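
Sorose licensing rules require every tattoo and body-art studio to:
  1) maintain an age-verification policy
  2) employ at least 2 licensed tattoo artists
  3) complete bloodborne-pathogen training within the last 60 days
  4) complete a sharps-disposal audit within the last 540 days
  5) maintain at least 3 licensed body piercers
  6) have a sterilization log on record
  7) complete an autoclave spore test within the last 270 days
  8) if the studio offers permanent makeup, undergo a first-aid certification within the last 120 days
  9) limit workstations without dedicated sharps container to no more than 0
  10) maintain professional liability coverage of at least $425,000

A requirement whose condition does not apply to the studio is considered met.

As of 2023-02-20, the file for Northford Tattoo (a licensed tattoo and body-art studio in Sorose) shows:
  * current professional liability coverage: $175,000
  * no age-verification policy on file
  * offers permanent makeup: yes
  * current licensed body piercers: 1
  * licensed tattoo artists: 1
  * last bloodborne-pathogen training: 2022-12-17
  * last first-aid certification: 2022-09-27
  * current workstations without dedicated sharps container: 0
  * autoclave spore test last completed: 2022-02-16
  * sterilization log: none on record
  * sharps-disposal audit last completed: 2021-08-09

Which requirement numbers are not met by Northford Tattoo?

1, 2, 3, 4, 5, 6, 7, 8, 10

1. age-verification policy absent → not met
2. licensed tattoo artists 1 < 2 → not met
3. bloodborne-pathogen training 65 days ago vs limit 60 → not met
4. sharps-disposal audit 560 days ago vs limit 540 → not met
5. licensed body piercers 1 < 3 → not met
6. sterilization log absent → not met
7. autoclave spore test 369 days ago vs limit 270 → not met
8. condition 'offers permanent makeup' holds; first-aid certification 146 days ago vs limit 120 → not met
9. workstations without dedicated sharps container 0 ≤ 0 → met
10. professional liability coverage $175,000 < $425,000 → not met
Not met: 1, 2, 3, 4, 5, 6, 7, 8, 10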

> _INSTRUCTIONS FOR THE TASK_: Could you retype exactly the lines above, starting at the line that contains "6) have a sterilization log on record" and ending at the line that contains "first-aid certification: 2022-09-27", and nothing more?

> _ANSWER SECTION_:
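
  6) have a sterilization log on record
  7) complete an autoclave spore test within the last 270 days
  8) if the studio offers permanent makeup, undergo a first-aid certification within the last 120 days
  9) limit workstations without dedicated sharps container to no more than 0
  10) maintain professional liability coverage of at least $425,000

A requirement whose condition does not apply to the studio is considered met.

As of 2023-02-20, the file for Northford Tattoo (a licensed tattoo and body-art studio in Sorose) shows:
  * current professional liability coverage: $175,000
  * no age-verification policy on file
  * offers permanent makeup: yes
  * current licensed body piercers: 1
  * licensed tattoo artists: 1
  * last bloodborne-pathogen training: 2022-12-17
  * last first-aid certification: 2022-09-27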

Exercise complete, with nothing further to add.